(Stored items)
● ● ●

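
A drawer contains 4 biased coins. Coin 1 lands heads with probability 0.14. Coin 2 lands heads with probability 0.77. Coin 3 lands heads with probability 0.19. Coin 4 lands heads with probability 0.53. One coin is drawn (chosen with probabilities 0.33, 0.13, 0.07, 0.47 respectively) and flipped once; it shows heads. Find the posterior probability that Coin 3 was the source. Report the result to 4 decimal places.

P(heads|C1) = 0.14; P(heads|C2) = 0.77; P(heads|C3) = 0.19; P(heads|C4) = 0.53.
Prior × likelihood for each source: 0.33·0.14=0.04620, 0.13·0.77=0.1001, 0.07·0.19=0.01330, 0.47·0.53=0.2491. Summing gives P(heads) = 0.40870.
P(Coin 3 | heads) = 0.01330 / 0.40870 = 0.0325.

Posterior probability ≈ 0.0325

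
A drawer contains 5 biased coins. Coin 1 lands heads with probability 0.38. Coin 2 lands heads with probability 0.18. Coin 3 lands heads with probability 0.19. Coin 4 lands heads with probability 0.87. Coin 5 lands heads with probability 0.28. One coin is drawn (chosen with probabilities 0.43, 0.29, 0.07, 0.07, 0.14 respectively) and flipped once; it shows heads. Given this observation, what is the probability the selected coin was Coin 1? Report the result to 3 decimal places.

Tabulate prior·likelihood by source: [1] prior 0.43, lik 0.38, product 0.1634; [2] prior 0.29, lik 0.18, product 0.05220; [3] prior 0.07, lik 0.19, product 0.01330; [4] prior 0.07, lik 0.87, product 0.06090; [5] prior 0.14, lik 0.28, product 0.03920.
Normalizing constant = 0.32900; the posterior for Coin 1 is its product over the sum, 0.1634/0.32900 = 0.497.

Posterior probability ≈ 0.497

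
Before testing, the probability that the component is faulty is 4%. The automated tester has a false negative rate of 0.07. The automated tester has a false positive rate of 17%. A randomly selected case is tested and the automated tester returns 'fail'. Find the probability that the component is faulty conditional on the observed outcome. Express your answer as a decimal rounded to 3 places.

P(H | E) ≈ 0.186

Let H be the event that the component is faulty. P(H) = 0.04, so P(¬H) = 0.96. With E the 'fail' result, P(E|H) = 0.93 and P(E|¬H) = 0.17.
P(E) = 0.93·0.04 + 0.17·0.96 = 0.037200 + 0.16320 = 0.20040.
By Bayes' theorem, P(H|E) = 0.037200 / 0.20040 = 0.186.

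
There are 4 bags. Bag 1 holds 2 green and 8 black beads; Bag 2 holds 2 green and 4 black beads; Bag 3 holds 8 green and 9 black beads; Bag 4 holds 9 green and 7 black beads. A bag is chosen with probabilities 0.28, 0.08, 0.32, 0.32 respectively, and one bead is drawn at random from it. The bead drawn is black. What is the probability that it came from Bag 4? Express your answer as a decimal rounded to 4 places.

P(black|Bag 1) = 0.8; P(black|Bag 2) = 0.6667; P(black|Bag 3) = 0.5294; P(black|Bag 4) = 0.4375.
Prior × likelihood for each source: 0.28·0.8=0.2240, 0.08·0.6667=0.05333, 0.32·0.5294=0.1694, 0.32·0.4375=0.1400. Summing gives P(black) = 0.58675.
P(Bag 4 | black) = 0.1400 / 0.58675 = 0.2386.

Posterior probability ≈ 0.2386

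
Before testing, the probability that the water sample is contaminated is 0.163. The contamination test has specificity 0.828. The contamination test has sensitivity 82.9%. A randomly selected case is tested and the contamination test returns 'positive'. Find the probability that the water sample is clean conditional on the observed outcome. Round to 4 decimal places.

P(¬H | E) ≈ 0.5158

Write H for 'the water sample is contaminated'. Prior odds H:¬H = 0.163/0.837 = 0.19474. For the 'positive' outcome, the likelihood ratio is 0.829/0.172 = 4.8198.
Posterior odds = 0.19474 × 4.8198 = 0.93862, so P(H|E) = 0.93862/(1+0.93862) = 0.4842. Then P(¬H|E) = 1 − 0.4842 = 0.5158.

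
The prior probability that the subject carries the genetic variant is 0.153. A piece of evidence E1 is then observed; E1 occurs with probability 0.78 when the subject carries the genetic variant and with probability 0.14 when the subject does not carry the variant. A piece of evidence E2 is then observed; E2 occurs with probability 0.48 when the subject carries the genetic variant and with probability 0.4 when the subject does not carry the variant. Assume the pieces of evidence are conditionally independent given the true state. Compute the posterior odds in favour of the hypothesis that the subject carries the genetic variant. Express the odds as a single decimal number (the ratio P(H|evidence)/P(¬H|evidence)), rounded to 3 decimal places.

Posterior odds ≈ 1.208

Prior odds = 0.153/(1−0.153) = 0.18064.
Likelihood ratio for E1 = 0.78/0.14 = 5.5714.
Likelihood ratio for E2 = 0.48/0.4 = 1.2000.
Posterior odds = prior odds × LR₁ × LR₂ = 1.2077.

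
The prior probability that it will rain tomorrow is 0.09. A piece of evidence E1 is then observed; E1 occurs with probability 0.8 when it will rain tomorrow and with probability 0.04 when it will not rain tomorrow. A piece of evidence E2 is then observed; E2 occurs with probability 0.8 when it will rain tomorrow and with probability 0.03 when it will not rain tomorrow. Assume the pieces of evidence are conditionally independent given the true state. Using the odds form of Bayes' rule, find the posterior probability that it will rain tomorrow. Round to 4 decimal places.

Posterior probability ≈ 0.9814

Prior odds = 0.09/(1−0.09) = 0.098901. In log-odds, ln(0.098901) = -2.3136.
Add log likelihood ratios: ln(20.000) + ln(26.667) = 6.2791.
Posterior log-odds = 3.9655, so posterior odds = exp(3.9655) = 52.747. Converting, P(H|E) = 52.747/53.747 = 0.9814.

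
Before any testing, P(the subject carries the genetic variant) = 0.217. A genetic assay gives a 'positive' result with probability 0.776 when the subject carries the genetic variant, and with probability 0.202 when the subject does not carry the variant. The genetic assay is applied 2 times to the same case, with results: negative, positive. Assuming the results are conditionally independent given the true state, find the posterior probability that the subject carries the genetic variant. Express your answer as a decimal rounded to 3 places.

Let H be the event that the subject carries the genetic variant; start with P(H) = 0.217. P('positive'|H) = 0.776, P('positive'|¬H) = 0.202.
Update on result 1 ('negative'): P(H) ← 0.224·0.2170 / (0.224·0.2170 + 0.798·0.7830) = 0.048608/0.67344 = 0.0722.
Update on result 2 ('positive'): P(H) ← 0.776·0.0722 / (0.776·0.0722 + 0.202·0.9278) = 0.056010/0.24343 = 0.2301.

Posterior P(H) ≈ 0.230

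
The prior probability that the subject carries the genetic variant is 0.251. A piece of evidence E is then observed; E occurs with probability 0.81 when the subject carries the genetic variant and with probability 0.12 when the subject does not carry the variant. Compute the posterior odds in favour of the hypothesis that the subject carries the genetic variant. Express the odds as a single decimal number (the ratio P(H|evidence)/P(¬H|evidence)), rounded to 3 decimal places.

Prior odds = 0.251/(1−0.251) = 0.33511.
Likelihood ratio for E = 0.81/0.12 = 6.7500.
Posterior odds = prior odds × LR = 2.2620.

Posterior odds ≈ 2.262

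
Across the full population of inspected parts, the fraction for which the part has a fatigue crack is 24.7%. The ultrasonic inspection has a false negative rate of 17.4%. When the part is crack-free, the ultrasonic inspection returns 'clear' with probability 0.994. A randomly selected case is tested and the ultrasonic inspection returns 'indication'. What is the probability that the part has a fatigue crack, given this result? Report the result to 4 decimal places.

Let H be the event that the part has a fatigue crack. P(H) = 0.247, so P(¬H) = 0.753. With E the 'indication' result, P(E|H) = 0.826 and P(E|¬H) = 0.006.
P(E) = 0.826·0.247 + 0.006·0.753 = 0.20402 + 0.0045180 = 0.20854.
By Bayes' theorem, P(H|E) = 0.20402 / 0.20854 = 0.9783.

P(H | E) ≈ 0.9783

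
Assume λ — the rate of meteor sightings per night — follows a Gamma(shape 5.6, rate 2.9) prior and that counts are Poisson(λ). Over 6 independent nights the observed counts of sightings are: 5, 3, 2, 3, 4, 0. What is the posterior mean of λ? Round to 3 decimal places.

The Poisson likelihood adds the total count to the shape and the number of exposure periods to the rate. Here ∑xᵢ = 17 and n = 6, so shape 5.6→22.6 and rate 2.9→8.9.
E[λ | data] = 22.6/8.9 = 2.539.

Posterior mean ≈ 2.539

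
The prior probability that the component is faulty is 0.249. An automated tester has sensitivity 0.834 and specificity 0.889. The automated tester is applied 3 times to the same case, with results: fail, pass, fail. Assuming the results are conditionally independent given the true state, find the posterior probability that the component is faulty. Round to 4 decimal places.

Posterior P(H) ≈ 0.7775

With H the event that the component is faulty, the joint likelihood of the observed sequence is P(data|H) = 0.834·0.166·0.834 = 0.11546 and P(data|¬H) = 0.111·0.889·0.111 = 0.010953.
Bayes: P(H|data) = 0.249·0.11546 / (0.249·0.11546 + 0.751·0.010953) = 0.028750/0.036976 = 0.7775.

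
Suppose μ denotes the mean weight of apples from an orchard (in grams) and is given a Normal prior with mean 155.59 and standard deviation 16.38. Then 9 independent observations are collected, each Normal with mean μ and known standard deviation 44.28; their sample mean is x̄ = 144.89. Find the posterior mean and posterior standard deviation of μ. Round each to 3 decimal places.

With known σ, the Normal prior is conjugate. Weight on the data is w = (n/σ²)/(n/σ² + 1/τ₀²) = 0.00459015/(0.00459015+0.00372711) = 0.55188.
Posterior mean = w·x̄ + (1−w)·μ₀ = 0.55188·144.89 + 0.44812·155.59 = 149.685. Posterior variance = 1/(0.00459015+0.00372711) = 120.232, so SD = 10.965.

Posterior mean ≈ 149.685; posterior SD ≈ 10.965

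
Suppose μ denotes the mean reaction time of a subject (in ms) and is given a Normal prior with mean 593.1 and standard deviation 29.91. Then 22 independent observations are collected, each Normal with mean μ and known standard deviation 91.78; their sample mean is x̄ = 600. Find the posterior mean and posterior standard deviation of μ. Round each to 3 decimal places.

Posterior mean ≈ 597.932; posterior SD ≈ 16.375

Prior precision 1/τ₀² = 1/29.91² = 0.00111781; data precision n/σ² = 22/91.78² = 0.00261172.
Posterior precision = 0.00111781 + 0.00261172 = 0.00372953, giving posterior SD = 1/√0.00372953 = 16.375.
Posterior mean = (0.00111781·593.1 + 0.00261172·600) / 0.00372953 = 597.932.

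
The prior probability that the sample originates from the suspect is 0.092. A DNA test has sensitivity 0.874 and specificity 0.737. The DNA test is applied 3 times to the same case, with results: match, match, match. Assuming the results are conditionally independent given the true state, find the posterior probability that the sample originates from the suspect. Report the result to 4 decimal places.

Posterior P(H) ≈ 0.7881

Let H be the event that the sample originates from the suspect; start with P(H) = 0.092. P('match'|H) = 0.874, P('match'|¬H) = 0.263.
Update on result 1 ('match'): P(H) ← 0.874·0.0920 / (0.874·0.0920 + 0.263·0.9080) = 0.080408/0.31921 = 0.2519.
Update on result 2 ('match'): P(H) ← 0.874·0.2519 / (0.874·0.2519 + 0.263·0.7481) = 0.22016/0.41691 = 0.5281.
Update on result 3 ('match'): P(H) ← 0.874·0.5281 / (0.874·0.5281 + 0.263·0.4719) = 0.46153/0.58565 = 0.7881.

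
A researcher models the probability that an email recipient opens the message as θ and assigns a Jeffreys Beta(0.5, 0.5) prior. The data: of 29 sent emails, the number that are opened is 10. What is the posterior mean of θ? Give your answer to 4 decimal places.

Posterior mean ≈ 0.3500

The binomial likelihood is conjugate to the Beta prior: with 10 successes and 19 failures, the posterior is Beta(0.5+10, 0.5+19) = Beta(10.5, 19.5).
Posterior mean = α/(α+β) = 10.5/30 = 0.3500.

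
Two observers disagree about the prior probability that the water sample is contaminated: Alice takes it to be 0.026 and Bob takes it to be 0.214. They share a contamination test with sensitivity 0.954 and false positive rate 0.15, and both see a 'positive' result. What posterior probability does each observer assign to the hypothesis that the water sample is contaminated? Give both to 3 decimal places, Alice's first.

The likelihood ratio for a 'positive' result is 0.954/0.15 = 6.3600.
Alice: prior odds 0.026/0.974 = 0.026694; posterior odds 0.16977; posterior probability 0.145.
Bob: prior odds 0.214/0.786 = 0.27226; posterior odds 1.7316; posterior probability 0.634.

Alice: 0.145; Bob: 0.634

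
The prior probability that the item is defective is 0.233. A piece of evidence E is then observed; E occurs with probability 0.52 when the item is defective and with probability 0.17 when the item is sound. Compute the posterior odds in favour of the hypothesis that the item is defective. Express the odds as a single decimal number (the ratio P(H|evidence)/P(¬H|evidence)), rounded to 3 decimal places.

Prior odds = 0.233/(1−0.233) = 0.30378.
Likelihood ratio for E = 0.52/0.17 = 3.0588.
Posterior odds = prior odds × LR = 0.92921.

Posterior odds ≈ 0.929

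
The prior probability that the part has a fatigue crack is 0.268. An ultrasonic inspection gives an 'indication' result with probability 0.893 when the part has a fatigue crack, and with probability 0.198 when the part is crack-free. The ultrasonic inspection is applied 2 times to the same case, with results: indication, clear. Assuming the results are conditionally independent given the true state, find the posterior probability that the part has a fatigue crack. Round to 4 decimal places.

Let H be the event that the part has a fatigue crack; start with P(H) = 0.268. P('indication'|H) = 0.893, P('indication'|¬H) = 0.198.
Update on result 1 ('indication'): P(H) ← 0.893·0.2680 / (0.893·0.2680 + 0.198·0.7320) = 0.23932/0.38426 = 0.6228.
Update on result 2 ('clear'): P(H) ← 0.107·0.6228 / (0.107·0.6228 + 0.802·0.3772) = 0.066642/0.36914 = 0.1805.

Posterior P(H) ≈ 0.1805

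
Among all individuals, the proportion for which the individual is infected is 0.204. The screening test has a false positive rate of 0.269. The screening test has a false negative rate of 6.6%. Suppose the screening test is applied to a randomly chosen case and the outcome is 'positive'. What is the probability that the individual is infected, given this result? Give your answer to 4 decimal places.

P(H | E) ≈ 0.4709

Write H for 'the individual is infected'. Prior odds H:¬H = 0.204/0.796 = 0.25628. For the 'positive' outcome, the likelihood ratio is 0.934/0.269 = 3.4721.
Posterior odds = 0.25628 × 3.4721 = 0.88984, so P(H|E) = 0.88984/(1+0.88984) = 0.4709.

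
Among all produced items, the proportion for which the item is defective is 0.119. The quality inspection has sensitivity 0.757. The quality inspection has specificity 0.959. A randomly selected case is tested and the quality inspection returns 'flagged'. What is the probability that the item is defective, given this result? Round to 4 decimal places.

P(H | E) ≈ 0.7138

Write H for 'the item is defective'. Prior odds H:¬H = 0.119/0.881 = 0.13507. For the 'flagged' outcome, the likelihood ratio is 0.757/0.041 = 18.463.
Posterior odds = 0.13507 × 18.463 = 2.4939, so P(H|E) = 2.4939/(1+2.4939) = 0.7138.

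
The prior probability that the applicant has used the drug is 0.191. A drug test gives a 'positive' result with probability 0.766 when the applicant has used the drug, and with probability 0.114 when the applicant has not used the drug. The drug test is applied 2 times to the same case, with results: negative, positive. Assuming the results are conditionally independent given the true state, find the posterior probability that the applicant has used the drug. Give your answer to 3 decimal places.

Posterior P(H) ≈ 0.295

With H the event that the applicant has used the drug, the joint likelihood of the observed sequence is P(data|H) = 0.234·0.766 = 0.17924 and P(data|¬H) = 0.886·0.114 = 0.10100.
Bayes: P(H|data) = 0.191·0.17924 / (0.191·0.17924 + 0.809·0.10100) = 0.034236/0.11595 = 0.2953.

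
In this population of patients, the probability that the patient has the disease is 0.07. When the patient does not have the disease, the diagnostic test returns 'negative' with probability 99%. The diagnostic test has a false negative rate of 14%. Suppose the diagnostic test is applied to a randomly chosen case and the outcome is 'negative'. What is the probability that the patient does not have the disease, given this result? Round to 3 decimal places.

Let H be the event that the patient has the disease. P(H) = 0.07, so P(¬H) = 0.93. With E the 'negative' result, P(E|H) = 0.14 and P(E|¬H) = 0.99.
P(E) = 0.14·0.07 + 0.99·0.93 = 0.0098000 + 0.92070 = 0.93050.
By Bayes' theorem, P(H|E) = 0.0098000 / 0.93050 = 0.011. Hence P(¬H|E) = 1 − 0.011 = 0.989.

P(¬H | E) ≈ 0.989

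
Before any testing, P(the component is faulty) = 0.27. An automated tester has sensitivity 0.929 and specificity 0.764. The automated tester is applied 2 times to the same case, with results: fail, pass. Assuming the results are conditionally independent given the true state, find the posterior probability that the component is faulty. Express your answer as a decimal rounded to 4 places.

Let H be the event that the component is faulty; start with P(H) = 0.27. P('fail'|H) = 0.929, P('fail'|¬H) = 0.236.
Update on result 1 ('fail'): P(H) ← 0.929·0.2700 / (0.929·0.2700 + 0.236·0.7300) = 0.25083/0.42311 = 0.5928.
Update on result 2 ('pass'): P(H) ← 0.071·0.5928 / (0.071·0.5928 + 0.764·0.4072) = 0.042091/0.35317 = 0.1192.

Posterior P(H) ≈ 0.1192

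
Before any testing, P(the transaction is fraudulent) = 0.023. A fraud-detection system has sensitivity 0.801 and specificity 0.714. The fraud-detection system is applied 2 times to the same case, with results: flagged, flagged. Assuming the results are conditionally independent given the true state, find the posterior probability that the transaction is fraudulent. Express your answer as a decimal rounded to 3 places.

Let H be the event that the transaction is fraudulent; start with P(H) = 0.023. P('flagged'|H) = 0.801, P('flagged'|¬H) = 0.286.
Update on result 1 ('flagged'): P(H) ← 0.801·0.0230 / (0.801·0.0230 + 0.286·0.9770) = 0.018423/0.29784 = 0.0619.
Update on result 2 ('flagged'): P(H) ← 0.801·0.0619 / (0.801·0.0619 + 0.286·0.9381) = 0.049545/0.31785 = 0.1559.

Posterior P(H) ≈ 0.156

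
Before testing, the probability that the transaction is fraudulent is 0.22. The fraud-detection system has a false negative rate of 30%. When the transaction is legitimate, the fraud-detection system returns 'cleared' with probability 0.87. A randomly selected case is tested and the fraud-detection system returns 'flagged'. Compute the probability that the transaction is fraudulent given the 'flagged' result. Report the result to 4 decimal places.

P(H | E) ≈ 0.6030

Let H be the event that the transaction is fraudulent. P(H) = 0.22, so P(¬H) = 0.78. With E the 'flagged' result, P(E|H) = 0.7 and P(E|¬H) = 0.13.
P(E) = 0.7·0.22 + 0.13·0.78 = 0.15400 + 0.10140 = 0.25540.
By Bayes' theorem, P(H|E) = 0.15400 / 0.25540 = 0.6030.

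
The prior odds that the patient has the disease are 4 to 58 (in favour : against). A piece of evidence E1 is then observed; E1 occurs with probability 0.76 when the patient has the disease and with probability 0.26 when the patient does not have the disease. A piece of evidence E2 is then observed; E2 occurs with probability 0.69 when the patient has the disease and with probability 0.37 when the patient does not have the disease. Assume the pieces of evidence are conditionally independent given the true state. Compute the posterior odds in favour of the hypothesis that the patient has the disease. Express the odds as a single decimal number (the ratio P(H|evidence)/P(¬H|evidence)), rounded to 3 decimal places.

Posterior odds ≈ 0.376

Prior odds = 4/58 = 0.068966.
Likelihood ratio for E1 = 0.76/0.26 = 2.9231.
Likelihood ratio for E2 = 0.69/0.37 = 1.8649.
Posterior odds = prior odds × LR₁ × LR₂ = 0.37594.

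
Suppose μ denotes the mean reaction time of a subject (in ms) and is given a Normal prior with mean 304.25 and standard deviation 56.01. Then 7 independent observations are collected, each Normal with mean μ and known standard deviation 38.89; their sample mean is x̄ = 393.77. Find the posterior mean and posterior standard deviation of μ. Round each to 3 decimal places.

Posterior mean ≈ 388.002; posterior SD ≈ 14.218

Prior precision 1/τ₀² = 1/56.01² = 0.00031876; data precision n/σ² = 7/38.89² = 0.00462831.
Posterior precision = 0.00031876 + 0.00462831 = 0.00494707, giving posterior SD = 1/√0.00494707 = 14.218.
Posterior mean = (0.00031876·304.25 + 0.00462831·393.77) / 0.00494707 = 388.002.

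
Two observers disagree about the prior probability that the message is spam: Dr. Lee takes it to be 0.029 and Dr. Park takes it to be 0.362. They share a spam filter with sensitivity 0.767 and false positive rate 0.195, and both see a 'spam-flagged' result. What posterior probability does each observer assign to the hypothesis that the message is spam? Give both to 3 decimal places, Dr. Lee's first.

The likelihood ratio for a 'spam-flagged' result is 0.767/0.195 = 3.9333.
Dr. Lee: prior odds 0.029/0.971 = 0.029866; posterior odds 0.11747; posterior probability 0.105.
Dr. Park: prior odds 0.362/0.638 = 0.56740; posterior odds 2.2318; posterior probability 0.691.

Dr. Lee: 0.105; Dr. Park: 0.691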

● ● ●

▶ **WORK TO BE COMPLETED**
Your response should consist solely of the lines from the one containing "Dr. Lee's first." to the end of the entries, both ends included, exactly as they appear.

▶ **EXPECTED ANSWER**
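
Two observers disagree about the prior probability that the message is spam: Dr. Lee takes it to be 0.029 and Dr. Park takes it to be 0.362. They share a spam filter with sensitivity 0.767 and false positive rate 0.195, and both see a 'spam-flagged' result. What posterior probability does each observer assign to the hypothesis that the message is spam? Give both to 3 decimal places, Dr. Lee's first.

The likelihood ratio for a 'spam-flagged' result is 0.767/0.195 = 3.9333.
Dr. Lee: prior odds 0.029/0.971 = 0.029866; posterior odds 0.11747; posterior probability 0.105.
Dr. Park: prior odds 0.362/0.638 = 0.56740; posterior odds 2.2318; posterior probability 0.691.

Dr. Lee: 0.105; Dr. Park: 0.691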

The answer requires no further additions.